### WHAT YOU WILL DO
In the data below, find the line that contains "Find Sal's best reply to x_K = 57." and the line that contains "Five firms simultaneously". Copy both, plus every line between them, exactly.

[Dataset entries]
=====
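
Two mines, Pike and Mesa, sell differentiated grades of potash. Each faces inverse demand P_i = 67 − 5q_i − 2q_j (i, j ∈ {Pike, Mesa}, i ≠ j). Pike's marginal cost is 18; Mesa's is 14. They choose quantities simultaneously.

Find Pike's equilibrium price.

38

Mine Pike's profit: π = q_{Pike}(67 − 5q_{Pike} − 2q_{Mesa}) − 18q_{Pike}.
∂π/∂q_{Pike} = 49 − 10q_{Pike} − 2q_{Mesa} = 0 ⇒ q_{Pike} = 4.9 − 0.2q_{Mesa}.
Similarly q_{Mesa} = 5.3 − 0.2q_{Pike}.
Solving the two reaction functions simultaneously: (1 − (−0.2)(−0.2))q_{Pike} = 4.9 − 0.2·5.3, so 0.96q_{Pike} = 3.84 and q_{Pike} = 4.
Then q_{Mesa} = 5.3 − 0.2·4 = 4.5.
P_{Pike} = 67 − 5·4 − 2·4.5 = 38.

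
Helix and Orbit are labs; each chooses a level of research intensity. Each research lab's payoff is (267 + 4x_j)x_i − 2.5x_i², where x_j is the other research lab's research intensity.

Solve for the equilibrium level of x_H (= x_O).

267

Helix's payoff is (267 + 4x_O)x_H − 2.5x_H².
∂π/∂x_H = 267 + 4x_O − 5x_H = 0, so x_H = 53.4 + 0.8x_O.
Setting x_H = x_O in the reaction function: x_H = 53.4 + 0.8x_H, so x_H = 53.4 / 0.2 = 267.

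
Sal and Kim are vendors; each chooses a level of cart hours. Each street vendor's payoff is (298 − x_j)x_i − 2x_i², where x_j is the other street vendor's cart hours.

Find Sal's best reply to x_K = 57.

60.25

Sal's payoff is (298 − x_K)x_S − 2x_S².
∂π/∂x_S = 298 − x_K − 4x_S = 0, so x_S = 74.5 − 0.25x_K.
At x_K = 57: x_S = 74.5 − 0.25·57 = 60.25.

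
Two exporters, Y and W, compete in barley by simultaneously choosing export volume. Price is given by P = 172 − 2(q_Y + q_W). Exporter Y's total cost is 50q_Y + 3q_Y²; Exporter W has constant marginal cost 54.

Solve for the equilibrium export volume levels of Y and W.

7, 26

Exporter Y's profit: π = q_Y(172 − 2(q_Y + q_W)) − 50q_Y − 3q_Y².
∂π/∂q_Y = 122 − 10q_Y − 2q_W = 0, so q_Y = 12.2 − 0.2q_W.
For W: ∂π/∂q_W = 118 − 4q_W − 2q_Y = 0 ⇒ q_W = 29.5 − 0.5q_Y.
Solving the two reaction functions simultaneously: (1 − (−0.2)(−0.5))q_Y = 12.2 − 0.2·29.5, so 0.9q_Y = 6.3 and q_Y = 7.
Then q_W = 29.5 − 0.5·7 = 26.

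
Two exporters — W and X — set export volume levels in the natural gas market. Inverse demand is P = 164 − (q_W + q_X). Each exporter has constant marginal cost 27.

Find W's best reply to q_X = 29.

Exporter W's profit: π = q_W(164 − (q_W + q_X)) − 27q_W.
∂π/∂q_W = 137 − 2q_W − q_X = 0, so q_W = 68.5 − 0.5q_X.
At q_X = 29: q_W = 68.5 − 0.5·29 = 54.

54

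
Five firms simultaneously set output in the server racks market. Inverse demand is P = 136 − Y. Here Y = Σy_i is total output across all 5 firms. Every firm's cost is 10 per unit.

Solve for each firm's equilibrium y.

A representative firm's profit is π_i = y_i(136 − Y) − 10y_i, with Y = y_i + Σ_{j≠i} y_j.
First-order condition: 126 − 2y_i − Σ_{j≠i} y_j = 0.
In a symmetric equilibrium every firm chooses the same y, so Σ_{j≠i} y_j = 4y. The condition becomes 126 − 6y = 0, giving y = 126/6 = 21.

21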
=====
### SOLUTION TO THIS PROBLEM
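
Find Sal's best reply to x_K = 57.

60.25

Sal's payoff is (298 − x_K)x_S − 2x_S².
∂π/∂x_S = 298 − x_K − 4x_S = 0, so x_S = 74.5 − 0.25x_K.
At x_K = 57: x_S = 74.5 − 0.25·57 = 60.25.

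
Two exporters, Y and W, compete in barley by simultaneously choosing export volume. Price is given by P = 172 − 2(q_Y + q_W). Exporter Y's total cost is 50q_Y + 3q_Y²; Exporter W has constant marginal cost 54.

Solve for the equilibrium export volume levels of Y and W.

7, 26

Exporter Y's profit: π = q_Y(172 − 2(q_Y + q_W)) − 50q_Y − 3q_Y².
∂π/∂q_Y = 122 − 10q_Y − 2q_W = 0, so q_Y = 12.2 − 0.2q_W.
For W: ∂π/∂q_W = 118 − 4q_W − 2q_Y = 0 ⇒ q_W = 29.5 − 0.5q_Y.
Solving the two reaction functions simultaneously: (1 − (−0.2)(−0.5))q_Y = 12.2 − 0.2·29.5, so 0.9q_Y = 6.3 and q_Y = 7.
Then q_W = 29.5 − 0.5·7 = 26.

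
Two exporters — W and X — set export volume levels in the natural gas market. Inverse demand is P = 164 − (q_W + q_X). Each exporter has constant marginal cost 27.

Find W's best reply to q_X = 29.

Exporter W's profit: π = q_W(164 − (q_W + q_X)) − 27q_W.
∂π/∂q_W = 137 − 2q_W − q_X = 0, so q_W = 68.5 − 0.5q_X.
At q_X = 29: q_W = 68.5 − 0.5·29 = 54.

54

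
Five firms simultaneously set output in the server racks market. Inverse demand is P = 136 − Y. Here Y = Σy_i is total output across all 5 firms. Every firm's cost is 10 per unit.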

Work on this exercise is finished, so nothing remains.